Task item: Take every line in the entries that includes the word "specified" and copy it.

Records provided:
──────────────────────────────

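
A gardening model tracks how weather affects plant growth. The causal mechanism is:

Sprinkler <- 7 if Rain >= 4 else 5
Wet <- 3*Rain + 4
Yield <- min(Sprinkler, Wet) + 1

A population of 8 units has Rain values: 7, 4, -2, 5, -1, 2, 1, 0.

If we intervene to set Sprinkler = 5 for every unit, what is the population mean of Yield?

4.5

do(Sprinkler=5) breaks Sprinkler's dependence on Rain. With Sprinkler=5 fixed, Yield across the units is 6, 6, -1, 6, 2, 6, 6, 5, mean 4.5.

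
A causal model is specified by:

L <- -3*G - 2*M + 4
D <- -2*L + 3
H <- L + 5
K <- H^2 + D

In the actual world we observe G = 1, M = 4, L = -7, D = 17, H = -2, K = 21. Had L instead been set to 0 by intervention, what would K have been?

The intervention breaks the incoming arrows to L: L <- -3*G - 2*M + 4 no longer applies, and L = 0.
D = -2*L + 3  [with L=0]  = 3
H = L + 5  [with L=0]  = 5
K = H^2 + D  [with H=5, D=3]  = 28

28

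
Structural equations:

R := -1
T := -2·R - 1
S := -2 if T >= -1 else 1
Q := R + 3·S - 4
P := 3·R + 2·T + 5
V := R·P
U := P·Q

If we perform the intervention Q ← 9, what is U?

36

The intervention breaks the incoming arrows to Q: Q := R + 3·S - 4 no longer applies, and Q = 9.
T = -2·R - 1  [with R=-1]  = 1
P = 3·R + 2·T + 5  [with R=-1, T=1]  = 4
U = P·Q  [with P=4, Q=9]  = 36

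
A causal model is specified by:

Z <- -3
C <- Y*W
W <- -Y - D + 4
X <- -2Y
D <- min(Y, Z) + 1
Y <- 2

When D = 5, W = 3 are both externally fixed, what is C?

6

Setting D = 5, W = 3 by intervention discards those variables' equations.
C = Y*W  [with Y=2, W=3]  = 6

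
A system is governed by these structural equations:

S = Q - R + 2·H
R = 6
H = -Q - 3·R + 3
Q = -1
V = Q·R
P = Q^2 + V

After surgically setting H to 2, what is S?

-3

The intervention breaks the incoming arrows to H: H = -Q - 3·R + 3 no longer applies, and H = 2.
S = Q - R + 2·H  [with Q=-1, R=6, H=2]  = -3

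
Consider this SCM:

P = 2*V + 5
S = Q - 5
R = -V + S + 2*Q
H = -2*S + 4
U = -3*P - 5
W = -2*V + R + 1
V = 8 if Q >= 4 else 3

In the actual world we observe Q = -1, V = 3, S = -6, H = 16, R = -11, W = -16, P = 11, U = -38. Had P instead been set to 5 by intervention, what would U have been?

do(P=5) replaces the equation P = 2*V + 5 with the constant P = 5.
U = -3*P - 5  [with P=5]  = -20

-20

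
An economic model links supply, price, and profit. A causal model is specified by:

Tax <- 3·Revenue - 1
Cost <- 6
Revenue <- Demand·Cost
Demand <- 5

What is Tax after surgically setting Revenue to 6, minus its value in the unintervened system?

-72

The intervention breaks the incoming arrows to Revenue: Revenue <- Demand·Cost no longer applies, and Revenue = 6.
Tax = 3·Revenue - 1  [with Revenue=6]  = 17
Without intervention: Revenue = Demand·Cost  [with Demand=5, Cost=6]  = 30; Tax = 3·Revenue - 1  [with Revenue=30]  = 89.
Change = 17 − 89 = -72.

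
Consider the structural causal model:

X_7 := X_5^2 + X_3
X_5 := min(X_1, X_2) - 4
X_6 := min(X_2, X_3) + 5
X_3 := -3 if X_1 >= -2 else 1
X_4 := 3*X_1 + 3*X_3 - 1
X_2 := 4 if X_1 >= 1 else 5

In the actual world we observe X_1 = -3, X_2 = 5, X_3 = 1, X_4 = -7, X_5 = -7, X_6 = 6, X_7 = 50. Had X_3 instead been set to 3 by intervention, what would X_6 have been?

The intervention breaks the incoming arrows to X_3: X_3 := -3 if X_1 >= -2 else 1 no longer applies, and X_3 = 3.
X_2 = 4 if X_1 >= 1 else 5  [with X_1=-3]  = 5
X_6 = min(X_2, X_3) + 5  [with X_2=5, X_3=3]  = 8

8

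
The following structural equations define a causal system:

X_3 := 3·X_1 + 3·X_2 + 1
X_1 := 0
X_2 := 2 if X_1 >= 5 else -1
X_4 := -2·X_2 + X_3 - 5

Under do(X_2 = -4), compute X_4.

-8

Under do(X_2=-4), the mechanism X_2 := 2 if X_1 >= 5 else -1 is discarded; X_2 is fixed at -4.
X_3 = 3·X_1 + 3·X_2 + 1  [with X_1=0, X_2=-4]  = -11
X_4 = -2·X_2 + X_3 - 5  [with X_2=-4, X_3=-11]  = -8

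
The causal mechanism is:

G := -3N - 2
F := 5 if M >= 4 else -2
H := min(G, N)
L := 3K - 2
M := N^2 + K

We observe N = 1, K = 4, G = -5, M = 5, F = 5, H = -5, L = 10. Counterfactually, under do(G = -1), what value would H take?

The intervention breaks the incoming arrows to G: G := -3N - 2 no longer applies, and G = -1.
H = min(G, N)  [with G=-1, N=1]  = -1

-1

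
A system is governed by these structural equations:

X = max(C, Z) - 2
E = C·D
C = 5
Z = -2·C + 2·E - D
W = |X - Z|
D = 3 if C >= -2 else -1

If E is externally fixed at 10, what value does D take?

3

Under do(E=10), the mechanism E = C·D is discarded; E is fixed at 10.
Since D is not a descendant of the intervened variable, it is unaffected.
D = 3 if C >= -2 else -1  [with C=5]  = 3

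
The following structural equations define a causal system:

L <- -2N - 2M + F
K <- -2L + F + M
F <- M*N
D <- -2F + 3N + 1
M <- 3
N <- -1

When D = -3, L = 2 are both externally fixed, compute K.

Setting D = -3, L = 2 by intervention discards those variables' equations.
F = M*N  [with M=3, N=-1]  = -3
K = -2L + F + M  [with L=2, F=-3, M=3]  = -4

-4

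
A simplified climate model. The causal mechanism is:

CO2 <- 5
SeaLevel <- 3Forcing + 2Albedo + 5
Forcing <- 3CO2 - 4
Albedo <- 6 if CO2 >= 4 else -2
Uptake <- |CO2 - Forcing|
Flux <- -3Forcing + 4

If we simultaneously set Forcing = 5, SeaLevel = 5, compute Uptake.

The joint intervention fixes Forcing = 5, SeaLevel = 5, removing each variable's own equation.
Uptake = |CO2 - Forcing|  [with CO2=5, Forcing=5]  = 0

0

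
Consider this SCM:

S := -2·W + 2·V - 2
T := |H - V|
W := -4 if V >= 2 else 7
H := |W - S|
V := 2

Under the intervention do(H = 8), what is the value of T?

6

Intervening sets H = 8 and removes its equation (H := |W - S|).
T = |H - V|  [with H=8, V=2]  = 6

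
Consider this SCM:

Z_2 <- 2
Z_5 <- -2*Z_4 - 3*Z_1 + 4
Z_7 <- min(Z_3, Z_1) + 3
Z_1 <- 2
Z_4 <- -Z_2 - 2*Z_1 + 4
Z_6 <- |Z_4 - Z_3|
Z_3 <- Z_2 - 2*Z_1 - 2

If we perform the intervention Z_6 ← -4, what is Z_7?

-1

Intervening sets Z_6 = -4 and removes its equation (Z_6 <- |Z_4 - Z_3|).
No directed path runs from Z_6 to Z_7, so Z_7 keeps its natural value.
Z_3 = Z_2 - 2*Z_1 - 2  [with Z_2=2, Z_1=2]  = -4
Z_7 = min(Z_3, Z_1) + 3  [with Z_3=-4, Z_1=2]  = -1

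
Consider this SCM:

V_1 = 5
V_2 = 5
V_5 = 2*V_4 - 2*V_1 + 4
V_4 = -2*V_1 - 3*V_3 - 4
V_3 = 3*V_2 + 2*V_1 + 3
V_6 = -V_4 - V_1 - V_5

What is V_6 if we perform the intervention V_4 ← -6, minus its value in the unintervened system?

-276

Under do(V_4=-6), the mechanism V_4 = -2*V_1 - 3*V_3 - 4 is discarded; V_4 is fixed at -6.
V_5 = 2*V_4 - 2*V_1 + 4  [with V_4=-6, V_1=5]  = -18
V_6 = -V_4 - V_1 - V_5  [with V_4=-6, V_1=5, V_5=-18]  = 19
Without intervention: V_3 = 3*V_2 + 2*V_1 + 3  [with V_2=5, V_1=5]  = 28; V_4 = -2*V_1 - 3*V_3 - 4  [with V_1=5, V_3=28]  = -98; V_5 = 2*V_4 - 2*V_1 + 4  [with V_4=-98, V_1=5]  = -202; V_6 = -V_4 - V_1 - V_5  [with V_4=-98, V_1=5, V_5=-202]  = 295.
Change = 19 − 295 = -276.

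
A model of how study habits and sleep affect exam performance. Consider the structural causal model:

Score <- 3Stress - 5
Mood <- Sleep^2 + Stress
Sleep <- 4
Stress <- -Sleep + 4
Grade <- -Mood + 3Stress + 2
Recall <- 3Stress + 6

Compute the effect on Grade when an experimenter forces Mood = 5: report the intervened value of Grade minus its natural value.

Under do(Mood=5), the mechanism Mood <- Sleep^2 + Stress is discarded; Mood is fixed at 5.
Stress = -Sleep + 4  [with Sleep=4]  = 0
Grade = -Mood + 3Stress + 2  [with Mood=5, Stress=0]  = -3
Without intervention: Stress = -Sleep + 4  [with Sleep=4]  = 0; Mood = Sleep^2 + Stress  [with Sleep=4, Stress=0]  = 16; Grade = -Mood + 3Stress + 2  [with Mood=16, Stress=0]  = -14.
Change = -3 − (-14) = 11.

11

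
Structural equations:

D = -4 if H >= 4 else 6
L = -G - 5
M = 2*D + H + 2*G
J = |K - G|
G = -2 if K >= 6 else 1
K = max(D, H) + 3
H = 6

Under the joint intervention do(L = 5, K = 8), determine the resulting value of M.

Under do(L = 5, K = 8), each intervened variable's structural equation is replaced by its fixed value.
D = -4 if H >= 4 else 6  [with H=6]  = -4
G = -2 if K >= 6 else 1  [with K=8]  = -2
M = 2*D + H + 2*G  [with D=-4, H=6, G=-2]  = -6

-6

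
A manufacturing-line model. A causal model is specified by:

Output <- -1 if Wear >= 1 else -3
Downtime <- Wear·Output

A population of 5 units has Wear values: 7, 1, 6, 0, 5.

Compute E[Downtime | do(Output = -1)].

-3.8

do(Output=-1) breaks Output's dependence on Wear. With Output=-1 fixed, Downtime across the units is -7, -1, -6, 0, -5, mean -3.8.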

──────────────────────────────

Answer for this exercise:
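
A causal model is specified by:
A causal model is specified by:
An economic model links supply, price, and profit. A causal model is specified by:
A manufacturing-line model. A causal model is specified by: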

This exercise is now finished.